Task details:
All of the records need to be retyped exactly, with no line dropped.

Data in this exercise:

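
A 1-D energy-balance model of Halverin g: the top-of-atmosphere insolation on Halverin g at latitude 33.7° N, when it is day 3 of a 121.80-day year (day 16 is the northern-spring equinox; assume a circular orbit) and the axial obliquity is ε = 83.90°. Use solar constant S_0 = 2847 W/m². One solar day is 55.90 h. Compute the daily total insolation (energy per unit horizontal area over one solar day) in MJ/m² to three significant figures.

Solar longitude: L_s = 360° × (3 − 16)/121.80 = -38.424°, i.e. -38.424° + 360° = 321.576°.
sin δ = sin 83.90° × sin 321.576° = -0.61795, so δ = -38.167°.
cos h₀ = −tan(+33.7°) tan(-38.167°) = 0.5242, h₀ = 1.0190 rad.
Bracket: h₀ sin ϕ sin δ + cos ϕ cos δ sin h₀ = 1.0190×0.55484×-0.61795 + 0.83195×0.78622×0.85160 = -0.349378 + 0.557028 = 0.207650.
Q̄ = (S_0/π) × [bracket] = (2847/π) × 0.207650 = 188.18 W/m².
Daily total = Q̄ × 55.90 h × 3600 s/h = 188.18 × 55.90 × 3600 / 10⁶ = 37.87 MJ/m².

37.9 MJ/m²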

Response:
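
A 1-D energy-balance model of Halverin g: the top-of-atmosphere insolation on Halverin g at latitude 33.7° N, when it is day 3 of a 121.80-day year (day 16 is the northern-spring equinox; assume a circular orbit) and the axial obliquity is ε = 83.90°. Use solar constant S_0 = 2847 W/m². One solar day is 55.90 h. Compute the daily total insolation (energy per unit horizontal area over one solar day) in MJ/m² to three significant figures.

Solar longitude: L_s = 360° × (3 − 16)/121.80 = -38.424°, i.e. -38.424° + 360° = 321.576°.
sin δ = sin 83.90° × sin 321.576° = -0.61795, so δ = -38.167°.
cos h₀ = −tan(+33.7°) tan(-38.167°) = 0.5242, h₀ = 1.0190 rad.
Bracket: h₀ sin ϕ sin δ + cos ϕ cos δ sin h₀ = 1.0190×0.55484×-0.61795 + 0.83195×0.78622×0.85160 = -0.349378 + 0.557028 = 0.207650.
Q̄ = (S_0/π) × [bracket] = (2847/π) × 0.207650 = 188.18 W/m².
Daily total = Q̄ × 55.90 h × 3600 s/h = 188.18 × 55.90 × 3600 / 10⁶ = 37.87 MJ/m².

37.9 MJ/m²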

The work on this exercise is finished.